_Your task_.
Leave no line out; reproduce the listing exactly.

_Extracted information_.
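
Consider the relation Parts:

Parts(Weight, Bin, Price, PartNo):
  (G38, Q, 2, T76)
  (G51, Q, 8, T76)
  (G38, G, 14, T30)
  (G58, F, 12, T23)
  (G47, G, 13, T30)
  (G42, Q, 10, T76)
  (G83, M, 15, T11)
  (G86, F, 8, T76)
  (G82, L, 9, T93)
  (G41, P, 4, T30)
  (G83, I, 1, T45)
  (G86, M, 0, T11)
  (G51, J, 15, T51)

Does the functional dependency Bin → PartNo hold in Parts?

No

Bin=Q: 3 rows → PartNo = T76, T76, T76 ✓
Bin=G: 2 rows → PartNo = T30, T30 ✓
Bin=F: 2 rows → PartNo takes values {T23, T76} — violation
Bin=M: 2 rows → PartNo = T11, T11 ✓
Bin=L: 1 row → PartNo = T93 ✓
Bin=P: 1 row → PartNo = T30 ✓
Bin=I: 1 row → PartNo = T45 ✓
Bin=J: 1 row → PartNo = T51 ✓
Two rows agree on Bin but differ on PartNo, so Bin → PartNo does not hold.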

_Written answer_.
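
Consider the relation Parts:

Parts(Weight, Bin, Price, PartNo):
  (G38, Q, 2, T76)
  (G51, Q, 8, T76)
  (G38, G, 14, T30)
  (G58, F, 12, T23)
  (G47, G, 13, T30)
  (G42, Q, 10, T76)
  (G83, M, 15, T11)
  (G86, F, 8, T76)
  (G82, L, 9, T93)
  (G41, P, 4, T30)
  (G83, I, 1, T45)
  (G86, M, 0, T11)
  (G51, J, 15, T51)

Does the functional dependency Bin → PartNo hold in Parts?

No

Bin=Q: 3 rows → PartNo = T76, T76, T76 ✓
Bin=G: 2 rows → PartNo = T30, T30 ✓
Bin=F: 2 rows → PartNo takes values {T23, T76} — violation
Bin=M: 2 rows → PartNo = T11, T11 ✓
Bin=L: 1 row → PartNo = T93 ✓
Bin=P: 1 row → PartNo = T30 ✓
Bin=I: 1 row → PartNo = T45 ✓
Bin=J: 1 row → PartNo = T51 ✓
Two rows agree on Bin but differ on PartNo, so Bin → PartNo does not hold.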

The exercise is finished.